_TASK TO COMPLETE:_
Check each line of the records below for the word "second" and copy those where it appears.
━━━━━━━━━━
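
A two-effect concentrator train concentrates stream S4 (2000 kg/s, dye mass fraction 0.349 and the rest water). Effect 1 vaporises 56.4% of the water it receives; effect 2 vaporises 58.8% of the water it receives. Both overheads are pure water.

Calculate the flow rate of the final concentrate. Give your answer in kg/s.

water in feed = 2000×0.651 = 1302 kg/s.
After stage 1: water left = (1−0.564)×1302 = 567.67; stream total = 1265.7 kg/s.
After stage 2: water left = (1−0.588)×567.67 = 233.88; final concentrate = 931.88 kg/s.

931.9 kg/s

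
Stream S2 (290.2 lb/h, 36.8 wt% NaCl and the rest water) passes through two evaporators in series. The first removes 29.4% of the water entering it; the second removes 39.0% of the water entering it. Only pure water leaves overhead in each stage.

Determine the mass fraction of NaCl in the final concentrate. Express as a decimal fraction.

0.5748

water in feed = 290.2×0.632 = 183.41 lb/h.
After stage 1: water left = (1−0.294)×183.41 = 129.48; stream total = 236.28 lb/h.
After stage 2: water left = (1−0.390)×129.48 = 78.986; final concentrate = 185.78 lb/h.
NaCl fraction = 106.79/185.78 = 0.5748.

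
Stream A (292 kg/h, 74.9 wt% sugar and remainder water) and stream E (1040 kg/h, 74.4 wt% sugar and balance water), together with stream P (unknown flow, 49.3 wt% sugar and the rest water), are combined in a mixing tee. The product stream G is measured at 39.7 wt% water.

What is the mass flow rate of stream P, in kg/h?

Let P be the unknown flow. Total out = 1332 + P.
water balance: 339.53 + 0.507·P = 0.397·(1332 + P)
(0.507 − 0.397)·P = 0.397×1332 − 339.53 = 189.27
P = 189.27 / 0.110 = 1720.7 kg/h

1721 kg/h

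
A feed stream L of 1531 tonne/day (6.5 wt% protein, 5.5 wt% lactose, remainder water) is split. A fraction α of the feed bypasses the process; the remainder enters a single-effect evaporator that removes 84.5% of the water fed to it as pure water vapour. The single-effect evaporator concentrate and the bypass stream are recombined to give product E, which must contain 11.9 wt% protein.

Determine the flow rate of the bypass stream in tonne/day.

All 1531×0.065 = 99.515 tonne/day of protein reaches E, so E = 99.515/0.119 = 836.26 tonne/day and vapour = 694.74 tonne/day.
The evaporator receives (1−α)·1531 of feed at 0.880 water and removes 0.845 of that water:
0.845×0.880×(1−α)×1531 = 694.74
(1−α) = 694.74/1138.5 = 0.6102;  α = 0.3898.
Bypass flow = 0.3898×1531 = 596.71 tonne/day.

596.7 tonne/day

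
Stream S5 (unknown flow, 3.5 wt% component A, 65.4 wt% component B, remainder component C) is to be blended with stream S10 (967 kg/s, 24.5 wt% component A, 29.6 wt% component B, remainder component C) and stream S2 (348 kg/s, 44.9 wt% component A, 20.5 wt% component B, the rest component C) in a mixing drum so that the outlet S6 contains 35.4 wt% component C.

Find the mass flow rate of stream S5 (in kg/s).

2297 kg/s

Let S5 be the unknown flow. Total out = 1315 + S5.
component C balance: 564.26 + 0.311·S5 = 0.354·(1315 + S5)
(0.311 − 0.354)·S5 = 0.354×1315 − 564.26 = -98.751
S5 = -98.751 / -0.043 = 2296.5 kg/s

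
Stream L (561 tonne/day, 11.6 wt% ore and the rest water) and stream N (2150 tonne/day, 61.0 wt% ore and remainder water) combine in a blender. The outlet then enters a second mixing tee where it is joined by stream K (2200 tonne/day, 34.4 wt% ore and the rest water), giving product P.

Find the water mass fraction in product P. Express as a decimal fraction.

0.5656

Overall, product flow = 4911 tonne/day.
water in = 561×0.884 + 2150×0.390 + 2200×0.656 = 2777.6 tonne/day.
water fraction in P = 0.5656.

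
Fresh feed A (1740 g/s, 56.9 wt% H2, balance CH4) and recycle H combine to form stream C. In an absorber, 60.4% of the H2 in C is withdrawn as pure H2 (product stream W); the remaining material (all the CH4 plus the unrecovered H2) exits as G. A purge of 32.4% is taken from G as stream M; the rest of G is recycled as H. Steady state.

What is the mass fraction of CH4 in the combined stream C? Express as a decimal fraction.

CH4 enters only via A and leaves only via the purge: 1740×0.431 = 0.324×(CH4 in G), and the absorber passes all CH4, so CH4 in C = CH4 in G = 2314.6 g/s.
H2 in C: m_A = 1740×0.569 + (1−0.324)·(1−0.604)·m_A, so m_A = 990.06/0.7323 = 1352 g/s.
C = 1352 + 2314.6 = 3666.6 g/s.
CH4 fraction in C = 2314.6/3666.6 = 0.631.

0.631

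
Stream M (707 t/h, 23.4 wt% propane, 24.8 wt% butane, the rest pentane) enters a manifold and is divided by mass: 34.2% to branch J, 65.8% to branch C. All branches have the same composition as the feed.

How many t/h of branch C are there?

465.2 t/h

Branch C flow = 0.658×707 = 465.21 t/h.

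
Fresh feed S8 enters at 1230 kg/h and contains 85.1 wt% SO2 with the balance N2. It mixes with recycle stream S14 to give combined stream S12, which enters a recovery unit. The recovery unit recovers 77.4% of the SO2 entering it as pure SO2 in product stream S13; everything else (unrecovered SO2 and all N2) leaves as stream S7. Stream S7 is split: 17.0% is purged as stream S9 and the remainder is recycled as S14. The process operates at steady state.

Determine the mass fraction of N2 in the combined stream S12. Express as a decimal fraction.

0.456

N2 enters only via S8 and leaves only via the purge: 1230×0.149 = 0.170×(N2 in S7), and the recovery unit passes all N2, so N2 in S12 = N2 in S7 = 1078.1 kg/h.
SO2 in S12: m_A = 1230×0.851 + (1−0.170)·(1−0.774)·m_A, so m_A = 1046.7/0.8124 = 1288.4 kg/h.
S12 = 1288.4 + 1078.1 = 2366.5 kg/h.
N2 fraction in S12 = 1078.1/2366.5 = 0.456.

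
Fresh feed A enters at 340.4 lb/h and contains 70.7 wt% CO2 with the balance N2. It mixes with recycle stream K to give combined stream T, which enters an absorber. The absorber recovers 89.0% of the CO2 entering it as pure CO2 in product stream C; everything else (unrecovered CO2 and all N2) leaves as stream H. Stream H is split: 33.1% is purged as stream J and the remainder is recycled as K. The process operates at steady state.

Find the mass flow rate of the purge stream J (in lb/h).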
━━━━━━━━━━
_REPLY:_
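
Stream S2 (290.2 lb/h, 36.8 wt% NaCl and the rest water) passes through two evaporators in series. The first removes 29.4% of the water entering it; the second removes 39.0% of the water entering it. Only pure water leaves overhead in each stage.
Stream L (561 tonne/day, 11.6 wt% ore and the rest water) and stream N (2150 tonne/day, 61.0 wt% ore and remainder water) combine in a blender. The outlet then enters a second mixing tee where it is joined by stream K (2200 tonne/day, 34.4 wt% ore and the rest water), giving product P.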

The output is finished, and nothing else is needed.